▼▼▼

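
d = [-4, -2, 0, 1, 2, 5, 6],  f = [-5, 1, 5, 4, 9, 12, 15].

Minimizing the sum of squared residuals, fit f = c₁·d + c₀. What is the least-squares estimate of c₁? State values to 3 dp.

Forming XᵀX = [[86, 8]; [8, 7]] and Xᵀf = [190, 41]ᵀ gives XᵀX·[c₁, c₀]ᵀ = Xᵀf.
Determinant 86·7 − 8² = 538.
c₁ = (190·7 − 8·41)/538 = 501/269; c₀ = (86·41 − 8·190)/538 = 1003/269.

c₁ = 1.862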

▲▲▲

> [YOUR INSTRUCTIONS]: With every line intact, print the records above again.

> [WRITTEN RESPONSE]:
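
d = [-4, -2, 0, 1, 2, 5, 6],  f = [-5, 1, 5, 4, 9, 12, 15].

Minimizing the sum of squared residuals, fit f = c₁·d + c₀. What is the least-squares estimate of c₁? State values to 3 dp.

Forming XᵀX = [[86, 8]; [8, 7]] and Xᵀf = [190, 41]ᵀ gives XᵀX·[c₁, c₀]ᵀ = Xᵀf.
Determinant 86·7 − 8² = 538.
c₁ = (190·7 − 8·41)/538 = 501/269; c₀ = (86·41 − 8·190)/538 = 1003/269.

c₁ = 1.862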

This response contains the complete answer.